• **ABOUT THIS TASK**: The reply should give back every entry exactly as written.

** Opening RECORDS FOR THE EXERCISE block **

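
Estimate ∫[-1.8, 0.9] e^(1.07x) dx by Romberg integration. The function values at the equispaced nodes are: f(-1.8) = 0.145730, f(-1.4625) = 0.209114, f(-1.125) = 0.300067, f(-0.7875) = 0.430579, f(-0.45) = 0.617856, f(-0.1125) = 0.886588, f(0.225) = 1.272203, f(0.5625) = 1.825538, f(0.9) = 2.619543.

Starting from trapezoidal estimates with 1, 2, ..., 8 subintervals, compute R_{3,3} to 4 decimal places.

R_{0,0} (trapezoid, 1 panel, h=2.7000): 3.733119
R_{1,0} (trapezoid, 2 panels, h=1.3500): 2.700665
R_{2,0} (trapezoid, 4 panels, h=0.6750): 2.411615
R_{3,0} (trapezoid, 8 panels, h=0.3375): 2.337046
R_{1,1} = 2.700665 + (2.700665 − 3.733119)/3 = 2.356514
R_{2,1} = 2.411615 + (2.411615 − 2.700665)/3 = 2.315265
R_{3,1} = 2.337046 + (2.337046 − 2.411615)/3 = 2.312190
R_{2,2} = 2.315265 + (2.315265 − 2.356514)/15 = 2.312515
R_{3,2} = 2.312190 + (2.312190 − 2.315265)/15 = 2.311985
R_{3,3} = 2.311985 + (2.311985 − 2.312515)/63 = 2.311977

2.3120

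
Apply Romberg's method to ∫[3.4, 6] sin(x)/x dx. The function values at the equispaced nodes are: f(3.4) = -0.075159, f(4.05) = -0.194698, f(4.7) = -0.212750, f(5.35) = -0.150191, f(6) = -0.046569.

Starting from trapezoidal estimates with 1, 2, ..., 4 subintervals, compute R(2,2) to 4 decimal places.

R(0,0) (trapezoid, 1 panel, h=2.6000): -0.158246
R(1,0) (trapezoid, 2 panels, h=1.3000): -0.355698
R(2,0) (trapezoid, 4 panels, h=0.6500): -0.402027
R(1,1) = -0.355698 + (-0.355698 − (-0.158246))/3 = -0.421515
R(2,1) = -0.402027 + (-0.402027 − (-0.355698))/3 = -0.417470
R(2,2) = -0.417470 + (-0.417470 − (-0.421515))/15 = -0.417200

-0.4172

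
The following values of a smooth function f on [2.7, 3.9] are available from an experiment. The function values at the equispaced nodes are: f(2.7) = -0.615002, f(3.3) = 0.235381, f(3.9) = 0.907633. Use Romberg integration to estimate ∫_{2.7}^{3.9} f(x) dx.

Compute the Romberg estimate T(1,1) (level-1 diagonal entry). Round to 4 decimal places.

0.2468

T(0,0) (trapezoid, 1 panel, h=1.2000): 0.175579
T(1,0) (trapezoid, 2 panels, h=0.6000): 0.229018
T(1,1) = 0.229018 + (0.229018 − 0.175579)/3 = 0.246831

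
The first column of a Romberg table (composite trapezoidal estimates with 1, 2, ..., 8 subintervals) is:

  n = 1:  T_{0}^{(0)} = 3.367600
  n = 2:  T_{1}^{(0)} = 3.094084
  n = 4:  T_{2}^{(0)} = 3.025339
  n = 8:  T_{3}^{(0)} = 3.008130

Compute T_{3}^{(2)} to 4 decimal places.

Richardson extrapolation on the trapezoidal column (denominator 4−1=3):
T_{2}^{(1)} = (4·3.025339 − 3.094084) / 3 = 3.002424
T_{3}^{(1)} = (4·3.008130 − 3.025339) / 3 = 3.002394
T_{3}^{(2)} = (16·3.002394 − 3.002424) / 15 = 3.002392

3.0024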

** Closing RECORDS FOR THE EXERCISE block **

• **REPLY TO THE EXERCISE**:
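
Estimate ∫[-1.8, 0.9] e^(1.07x) dx by Romberg integration. The function values at the equispaced nodes are: f(-1.8) = 0.145730, f(-1.4625) = 0.209114, f(-1.125) = 0.300067, f(-0.7875) = 0.430579, f(-0.45) = 0.617856, f(-0.1125) = 0.886588, f(0.225) = 1.272203, f(0.5625) = 1.825538, f(0.9) = 2.619543.

Starting from trapezoidal estimates with 1, 2, ..., 8 subintervals, compute R_{3,3} to 4 decimal places.

R_{0,0} (trapezoid, 1 panel, h=2.7000): 3.733119
R_{1,0} (trapezoid, 2 panels, h=1.3500): 2.700665
R_{2,0} (trapezoid, 4 panels, h=0.6750): 2.411615
R_{3,0} (trapezoid, 8 panels, h=0.3375): 2.337046
R_{1,1} = 2.700665 + (2.700665 − 3.733119)/3 = 2.356514
R_{2,1} = 2.411615 + (2.411615 − 2.700665)/3 = 2.315265
R_{3,1} = 2.337046 + (2.337046 − 2.411615)/3 = 2.312190
R_{2,2} = 2.315265 + (2.315265 − 2.356514)/15 = 2.312515
R_{3,2} = 2.312190 + (2.312190 − 2.315265)/15 = 2.311985
R_{3,3} = 2.311985 + (2.311985 − 2.312515)/63 = 2.311977

2.3120

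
Apply Romberg's method to ∫[3.4, 6] sin(x)/x dx. The function values at the equispaced nodes are: f(3.4) = -0.075159, f(4.05) = -0.194698, f(4.7) = -0.212750, f(5.35) = -0.150191, f(6) = -0.046569.

Starting from trapezoidal estimates with 1, 2, ..., 4 subintervals, compute R(2,2) to 4 decimal places.

R(0,0) (trapezoid, 1 panel, h=2.6000): -0.158246
R(1,0) (trapezoid, 2 panels, h=1.3000): -0.355698
R(2,0) (trapezoid, 4 panels, h=0.6500): -0.402027
R(1,1) = -0.355698 + (-0.355698 − (-0.158246))/3 = -0.421515
R(2,1) = -0.402027 + (-0.402027 − (-0.355698))/3 = -0.417470
R(2,2) = -0.417470 + (-0.417470 − (-0.421515))/15 = -0.417200

-0.4172

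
The following values of a smooth function f on [2.7, 3.9] are available from an experiment. The function values at the equispaced nodes are: f(2.7) = -0.615002, f(3.3) = 0.235381, f(3.9) = 0.907633. Use Romberg integration to estimate ∫_{2.7}^{3.9} f(x) dx.

Compute the Romberg estimate T(1,1) (level-1 diagonal entry). Round to 4 decimal places.

0.2468

T(0,0) (trapezoid, 1 panel, h=1.2000): 0.175579
T(1,0) (trapezoid, 2 panels, h=0.6000): 0.229018
T(1,1) = 0.229018 + (0.229018 − 0.175579)/3 = 0.246831

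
The first column of a Romberg table (composite trapezoidal estimates with 1, 2, ..., 8 subintervals) is:

  n = 1:  T_{0}^{(0)} = 3.367600
  n = 2:  T_{1}^{(0)} = 3.094084
  n = 4:  T_{2}^{(0)} = 3.025339
  n = 8:  T_{3}^{(0)} = 3.008130

Compute T_{3}^{(2)} to 4 decimal places.

Richardson extrapolation on the trapezoidal column (denominator 4−1=3):
T_{2}^{(1)} = (4·3.025339 − 3.094084) / 3 = 3.002424
T_{3}^{(1)} = (4·3.008130 − 3.025339) / 3 = 3.002394
T_{3}^{(2)} = (16·3.002394 − 3.002424) / 15 = 3.002392

3.0024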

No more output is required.